- EXERCISE OBJECTIVE -
Return the records below character for character.

[Stored items]
⁂

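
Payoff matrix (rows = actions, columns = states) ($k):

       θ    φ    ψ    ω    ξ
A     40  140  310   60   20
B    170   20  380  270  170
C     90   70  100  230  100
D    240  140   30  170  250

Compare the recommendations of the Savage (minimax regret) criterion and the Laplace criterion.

Column bests: θ=240, φ=140, ψ=380, ω=270, ξ=250.
A regrets: 200, 0, 70, 210, 230 → max 230
B regrets: 70, 120, 0, 0, 80 → max 120
C regrets: 150, 70, 280, 40, 150 → max 280
D regrets: 0, 0, 350, 100, 0 → max 350
Smallest max regret = 120 → B.
Row averages: A=114, B=202, C=118, D=166
Highest average = 202 → B.

minimax regret → B; laplace → B (agree)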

⁂

- REPLY TO THE EXERCISE -
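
Payoff matrix (rows = actions, columns = states) ($k):

       θ    φ    ψ    ω    ξ
A     40  140  310   60   20
B    170   20  380  270  170
C     90   70  100  230  100
D    240  140   30  170  250

Compare the recommendations of the Savage (minimax regret) criterion and the Laplace criterion.

Column bests: θ=240, φ=140, ψ=380, ω=270, ξ=250.
A regrets: 200, 0, 70, 210, 230 → max 230
B regrets: 70, 120, 0, 0, 80 → max 120
C regrets: 150, 70, 280, 40, 150 → max 280
D regrets: 0, 0, 350, 100, 0 → max 350
Smallest max regret = 120 → B.
Row averages: A=114, B=202, C=118, D=166
Highest average = 202 → B.

minimax regret → B; laplace → B (agree)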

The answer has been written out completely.